> Exercise inputs
"""

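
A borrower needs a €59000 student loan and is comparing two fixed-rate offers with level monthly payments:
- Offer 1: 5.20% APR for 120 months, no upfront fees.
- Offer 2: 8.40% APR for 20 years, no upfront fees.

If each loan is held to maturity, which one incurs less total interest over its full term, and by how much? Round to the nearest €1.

Offer 1 by €46,201

Offer 1: at 5.20% the monthly rate is 0.0043333, so the payment is 59,000 × 0.0043333 / (1 − 1.0043333^−120) = €631.57.
Total interest on Offer 1 = 120 × €631.57 − €59,000 = €16,788.40.
Offer 2: at 8.40% the monthly rate is 0.0070000, so the payment is 59,000 × 0.0070000 / (1 − 1.0070000^−240) = €508.29.
Total interest on Offer 2 = 240 × €508.29 − €59,000 = €62,989.60.
Offer 1 is lower by €46,201.20.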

"""

> Brief
Starting with the first line of the entries, transcribe every line up to and including the one with "- Offer 2: 8.40%".

> Result below
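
A borrower needs a €59000 student loan and is comparing two fixed-rate offers with level monthly payments:
- Offer 1: 5.20% APR for 120 months, no upfront fees.
- Offer 2: 8.40% APR for 20 years, no upfront fees.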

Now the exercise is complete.